**Exercise description**
A word-for-word copy of the line containing "A system with plant P(s) = 1.5/(s" and every following line to the end of the data below is all the answer should hold.

Stored items:
%%

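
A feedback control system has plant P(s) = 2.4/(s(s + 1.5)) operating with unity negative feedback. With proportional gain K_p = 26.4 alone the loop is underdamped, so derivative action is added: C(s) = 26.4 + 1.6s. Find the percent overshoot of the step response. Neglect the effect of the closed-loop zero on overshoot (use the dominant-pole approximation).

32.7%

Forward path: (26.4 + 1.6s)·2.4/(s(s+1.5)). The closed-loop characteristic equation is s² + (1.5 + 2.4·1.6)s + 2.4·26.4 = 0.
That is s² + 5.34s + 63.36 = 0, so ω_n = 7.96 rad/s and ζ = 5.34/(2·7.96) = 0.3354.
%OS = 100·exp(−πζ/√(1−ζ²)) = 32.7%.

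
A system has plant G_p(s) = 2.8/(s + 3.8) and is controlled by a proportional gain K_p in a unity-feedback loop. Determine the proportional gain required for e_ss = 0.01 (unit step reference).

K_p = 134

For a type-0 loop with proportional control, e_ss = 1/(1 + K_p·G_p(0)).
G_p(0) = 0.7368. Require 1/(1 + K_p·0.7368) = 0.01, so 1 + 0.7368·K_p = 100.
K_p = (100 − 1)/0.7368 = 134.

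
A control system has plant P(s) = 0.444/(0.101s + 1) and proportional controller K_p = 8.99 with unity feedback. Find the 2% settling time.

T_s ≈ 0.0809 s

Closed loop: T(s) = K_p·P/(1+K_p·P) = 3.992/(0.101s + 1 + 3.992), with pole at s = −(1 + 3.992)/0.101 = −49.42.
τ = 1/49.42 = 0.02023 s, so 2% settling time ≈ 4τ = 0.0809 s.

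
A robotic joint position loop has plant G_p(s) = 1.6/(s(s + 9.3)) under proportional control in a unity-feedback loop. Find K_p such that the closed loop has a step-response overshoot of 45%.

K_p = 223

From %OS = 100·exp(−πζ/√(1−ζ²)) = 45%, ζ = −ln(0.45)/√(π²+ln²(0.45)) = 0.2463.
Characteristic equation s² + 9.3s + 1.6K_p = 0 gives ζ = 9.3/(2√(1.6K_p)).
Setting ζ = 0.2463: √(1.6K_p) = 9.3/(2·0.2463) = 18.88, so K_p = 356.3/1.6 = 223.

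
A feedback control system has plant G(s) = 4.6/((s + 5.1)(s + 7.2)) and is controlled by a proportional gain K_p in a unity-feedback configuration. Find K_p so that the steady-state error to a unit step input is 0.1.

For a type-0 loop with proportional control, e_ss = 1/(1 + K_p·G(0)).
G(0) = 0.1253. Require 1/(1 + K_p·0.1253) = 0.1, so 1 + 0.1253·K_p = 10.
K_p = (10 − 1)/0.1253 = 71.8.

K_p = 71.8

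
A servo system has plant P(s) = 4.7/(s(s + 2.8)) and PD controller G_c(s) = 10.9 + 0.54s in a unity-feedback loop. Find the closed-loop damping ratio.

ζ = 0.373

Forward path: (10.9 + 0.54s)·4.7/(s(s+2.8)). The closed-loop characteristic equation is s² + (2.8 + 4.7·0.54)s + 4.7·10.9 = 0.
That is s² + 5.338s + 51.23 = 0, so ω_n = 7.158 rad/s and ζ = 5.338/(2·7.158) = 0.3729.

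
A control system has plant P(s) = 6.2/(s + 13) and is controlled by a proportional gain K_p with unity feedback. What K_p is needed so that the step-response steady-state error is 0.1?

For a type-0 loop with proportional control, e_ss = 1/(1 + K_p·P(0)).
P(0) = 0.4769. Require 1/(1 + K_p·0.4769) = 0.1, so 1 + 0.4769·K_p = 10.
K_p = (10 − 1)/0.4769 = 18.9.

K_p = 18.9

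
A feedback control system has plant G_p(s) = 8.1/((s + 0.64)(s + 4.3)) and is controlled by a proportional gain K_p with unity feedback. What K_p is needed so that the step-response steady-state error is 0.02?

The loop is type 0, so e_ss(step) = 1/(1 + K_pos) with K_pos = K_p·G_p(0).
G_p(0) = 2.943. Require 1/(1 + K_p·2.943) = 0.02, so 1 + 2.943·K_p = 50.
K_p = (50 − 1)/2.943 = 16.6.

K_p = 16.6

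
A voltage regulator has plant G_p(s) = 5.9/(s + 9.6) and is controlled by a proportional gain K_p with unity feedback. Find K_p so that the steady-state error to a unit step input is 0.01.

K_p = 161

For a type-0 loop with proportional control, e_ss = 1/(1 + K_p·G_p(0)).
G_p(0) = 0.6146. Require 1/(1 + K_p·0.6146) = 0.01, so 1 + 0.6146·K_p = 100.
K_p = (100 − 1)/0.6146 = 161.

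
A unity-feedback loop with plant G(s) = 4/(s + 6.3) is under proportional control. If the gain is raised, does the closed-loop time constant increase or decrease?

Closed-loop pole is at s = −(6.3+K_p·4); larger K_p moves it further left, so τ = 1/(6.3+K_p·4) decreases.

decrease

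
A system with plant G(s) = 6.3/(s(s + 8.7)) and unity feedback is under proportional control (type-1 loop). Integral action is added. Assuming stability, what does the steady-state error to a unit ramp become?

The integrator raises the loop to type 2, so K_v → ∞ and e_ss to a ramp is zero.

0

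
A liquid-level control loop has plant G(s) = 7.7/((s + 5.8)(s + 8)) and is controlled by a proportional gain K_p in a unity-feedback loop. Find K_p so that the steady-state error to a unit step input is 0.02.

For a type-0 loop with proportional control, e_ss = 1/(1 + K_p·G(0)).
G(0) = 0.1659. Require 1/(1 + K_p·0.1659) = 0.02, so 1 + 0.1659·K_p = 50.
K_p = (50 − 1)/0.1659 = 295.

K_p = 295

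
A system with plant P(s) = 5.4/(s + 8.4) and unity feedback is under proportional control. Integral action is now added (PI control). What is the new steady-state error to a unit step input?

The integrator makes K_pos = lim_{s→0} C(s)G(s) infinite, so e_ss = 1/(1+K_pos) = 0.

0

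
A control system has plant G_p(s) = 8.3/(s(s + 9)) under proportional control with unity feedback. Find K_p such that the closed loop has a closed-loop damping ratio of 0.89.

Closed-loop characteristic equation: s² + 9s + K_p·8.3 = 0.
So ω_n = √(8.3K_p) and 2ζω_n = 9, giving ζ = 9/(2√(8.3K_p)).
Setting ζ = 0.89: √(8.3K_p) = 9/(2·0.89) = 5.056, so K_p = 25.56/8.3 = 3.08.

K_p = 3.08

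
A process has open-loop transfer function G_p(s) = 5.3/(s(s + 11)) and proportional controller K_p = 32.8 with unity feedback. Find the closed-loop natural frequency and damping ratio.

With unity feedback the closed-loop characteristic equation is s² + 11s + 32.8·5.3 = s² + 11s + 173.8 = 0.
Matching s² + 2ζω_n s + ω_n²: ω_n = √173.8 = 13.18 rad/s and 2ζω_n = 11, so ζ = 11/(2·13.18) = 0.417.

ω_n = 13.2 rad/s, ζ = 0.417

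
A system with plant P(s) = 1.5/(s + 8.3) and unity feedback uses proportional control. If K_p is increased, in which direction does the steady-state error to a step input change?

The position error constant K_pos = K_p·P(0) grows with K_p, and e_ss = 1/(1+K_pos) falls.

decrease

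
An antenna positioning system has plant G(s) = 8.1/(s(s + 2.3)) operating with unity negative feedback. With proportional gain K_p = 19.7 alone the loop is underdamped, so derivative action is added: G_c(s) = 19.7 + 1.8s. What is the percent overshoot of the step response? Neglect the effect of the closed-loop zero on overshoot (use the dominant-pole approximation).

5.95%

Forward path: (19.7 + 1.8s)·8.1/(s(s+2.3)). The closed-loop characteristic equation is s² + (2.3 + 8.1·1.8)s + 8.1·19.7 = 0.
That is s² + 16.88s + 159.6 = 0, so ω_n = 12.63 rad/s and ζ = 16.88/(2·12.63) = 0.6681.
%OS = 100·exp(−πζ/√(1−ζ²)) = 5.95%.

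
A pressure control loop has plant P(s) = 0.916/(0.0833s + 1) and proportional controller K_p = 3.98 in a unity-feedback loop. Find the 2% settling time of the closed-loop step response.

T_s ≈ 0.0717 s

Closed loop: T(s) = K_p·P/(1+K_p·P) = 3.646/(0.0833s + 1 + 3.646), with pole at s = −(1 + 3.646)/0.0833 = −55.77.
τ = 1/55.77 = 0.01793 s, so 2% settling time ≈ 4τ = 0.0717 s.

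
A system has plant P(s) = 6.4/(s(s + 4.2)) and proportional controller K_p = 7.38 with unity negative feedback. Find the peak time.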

%%

**Task result**
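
A system with plant P(s) = 1.5/(s + 8.3) and unity feedback uses proportional control. If K_p is increased, in which direction does the steady-state error to a step input change?

The position error constant K_pos = K_p·P(0) grows with K_p, and e_ss = 1/(1+K_pos) falls.

decrease

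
An antenna positioning system has plant G(s) = 8.1/(s(s + 2.3)) operating with unity negative feedback. With proportional gain K_p = 19.7 alone the loop is underdamped, so derivative action is added: G_c(s) = 19.7 + 1.8s. What is the percent overshoot of the step response? Neglect the effect of the closed-loop zero on overshoot (use the dominant-pole approximation).

5.95%

Forward path: (19.7 + 1.8s)·8.1/(s(s+2.3)). The closed-loop characteristic equation is s² + (2.3 + 8.1·1.8)s + 8.1·19.7 = 0.
That is s² + 16.88s + 159.6 = 0, so ω_n = 12.63 rad/s and ζ = 16.88/(2·12.63) = 0.6681.
%OS = 100·exp(−πζ/√(1−ζ²)) = 5.95%.

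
A pressure control loop has plant P(s) = 0.916/(0.0833s + 1) and proportional controller K_p = 3.98 in a unity-feedback loop. Find the 2% settling time of the closed-loop step response.

T_s ≈ 0.0717 s

Closed loop: T(s) = K_p·P/(1+K_p·P) = 3.646/(0.0833s + 1 + 3.646), with pole at s = −(1 + 3.646)/0.0833 = −55.77.
τ = 1/55.77 = 0.01793 s, so 2% settling time ≈ 4τ = 0.0717 s.

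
A system has plant P(s) = 6.4/(s(s + 4.2)) and proportional controller K_p = 7.38 with unity negative feedback. Find the peak time.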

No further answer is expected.